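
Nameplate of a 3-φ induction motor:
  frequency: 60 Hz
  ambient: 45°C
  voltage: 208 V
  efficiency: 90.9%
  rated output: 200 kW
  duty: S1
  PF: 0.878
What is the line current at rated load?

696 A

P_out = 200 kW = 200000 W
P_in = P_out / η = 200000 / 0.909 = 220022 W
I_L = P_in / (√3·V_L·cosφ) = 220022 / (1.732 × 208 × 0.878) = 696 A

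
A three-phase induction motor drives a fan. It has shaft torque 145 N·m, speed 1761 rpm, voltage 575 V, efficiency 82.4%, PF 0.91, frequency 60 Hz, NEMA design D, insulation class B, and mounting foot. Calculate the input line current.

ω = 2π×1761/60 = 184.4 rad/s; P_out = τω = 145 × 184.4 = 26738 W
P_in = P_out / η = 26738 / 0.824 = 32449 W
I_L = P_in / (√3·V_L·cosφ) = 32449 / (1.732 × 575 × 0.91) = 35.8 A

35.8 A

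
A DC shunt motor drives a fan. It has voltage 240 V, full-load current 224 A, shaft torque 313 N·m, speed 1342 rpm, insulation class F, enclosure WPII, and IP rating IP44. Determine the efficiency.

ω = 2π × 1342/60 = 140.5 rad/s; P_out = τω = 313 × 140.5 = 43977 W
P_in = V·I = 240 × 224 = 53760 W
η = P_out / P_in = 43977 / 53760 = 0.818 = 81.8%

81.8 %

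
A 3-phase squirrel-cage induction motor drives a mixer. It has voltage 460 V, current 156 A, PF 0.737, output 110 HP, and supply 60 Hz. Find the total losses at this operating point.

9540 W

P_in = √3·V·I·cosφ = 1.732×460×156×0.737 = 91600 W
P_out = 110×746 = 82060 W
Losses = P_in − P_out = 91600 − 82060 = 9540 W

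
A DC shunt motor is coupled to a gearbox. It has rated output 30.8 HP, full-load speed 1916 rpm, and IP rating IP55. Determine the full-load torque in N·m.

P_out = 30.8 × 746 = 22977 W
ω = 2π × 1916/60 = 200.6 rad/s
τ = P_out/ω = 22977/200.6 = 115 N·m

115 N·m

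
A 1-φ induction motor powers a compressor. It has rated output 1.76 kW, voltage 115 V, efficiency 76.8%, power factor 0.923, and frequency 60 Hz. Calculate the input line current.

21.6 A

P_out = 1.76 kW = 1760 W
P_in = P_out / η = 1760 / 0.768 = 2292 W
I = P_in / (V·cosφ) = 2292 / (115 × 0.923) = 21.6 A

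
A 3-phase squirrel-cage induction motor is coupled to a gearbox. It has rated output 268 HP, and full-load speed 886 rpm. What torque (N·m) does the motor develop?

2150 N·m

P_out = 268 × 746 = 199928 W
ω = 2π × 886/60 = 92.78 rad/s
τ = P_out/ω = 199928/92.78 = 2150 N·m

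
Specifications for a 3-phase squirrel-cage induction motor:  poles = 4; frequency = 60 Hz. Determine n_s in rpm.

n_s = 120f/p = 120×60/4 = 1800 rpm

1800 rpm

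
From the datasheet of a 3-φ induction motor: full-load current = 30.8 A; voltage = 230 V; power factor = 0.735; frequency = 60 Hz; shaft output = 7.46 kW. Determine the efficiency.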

---

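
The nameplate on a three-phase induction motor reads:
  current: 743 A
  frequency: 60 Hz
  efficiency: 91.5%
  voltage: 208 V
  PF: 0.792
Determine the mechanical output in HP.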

## TASK DIRECTIONS
From the records above, retype only the lines starting at the line that contains "A DC shunt motor is" and ending at the line that contains "From the datasheet", both included.

## WRITTEN SOLUTION
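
A DC shunt motor is coupled to a gearbox. It has rated output 30.8 HP, full-load speed 1916 rpm, and IP rating IP55. Determine the full-load torque in N·m.

P_out = 30.8 × 746 = 22977 W
ω = 2π × 1916/60 = 200.6 rad/s
τ = P_out/ω = 22977/200.6 = 115 N·m

115 N·m

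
A 1-φ induction motor powers a compressor. It has rated output 1.76 kW, voltage 115 V, efficiency 76.8%, power factor 0.923, and frequency 60 Hz. Calculate the input line current.

21.6 A

P_out = 1.76 kW = 1760 W
P_in = P_out / η = 1760 / 0.768 = 2292 W
I = P_in / (V·cosφ) = 2292 / (115 × 0.923) = 21.6 A

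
A 3-phase squirrel-cage induction motor is coupled to a gearbox. It has rated output 268 HP, and full-load speed 886 rpm. What torque (N·m) does the motor develop?

2150 N·m

P_out = 268 × 746 = 199928 W
ω = 2π × 886/60 = 92.78 rad/s
τ = P_out/ω = 199928/92.78 = 2150 N·m

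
Specifications for a 3-phase squirrel-cage induction motor:  poles = 4; frequency = 60 Hz. Determine n_s in rpm.

n_s = 120f/p = 120×60/4 = 1800 rpm

1800 rpm

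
From the datasheet of a 3-φ induction motor: full-load current = 30.8 A; voltage = 230 V; power factor = 0.735; frequency = 60 Hz; shaft output = 7.46 kW. Determine the efficiency.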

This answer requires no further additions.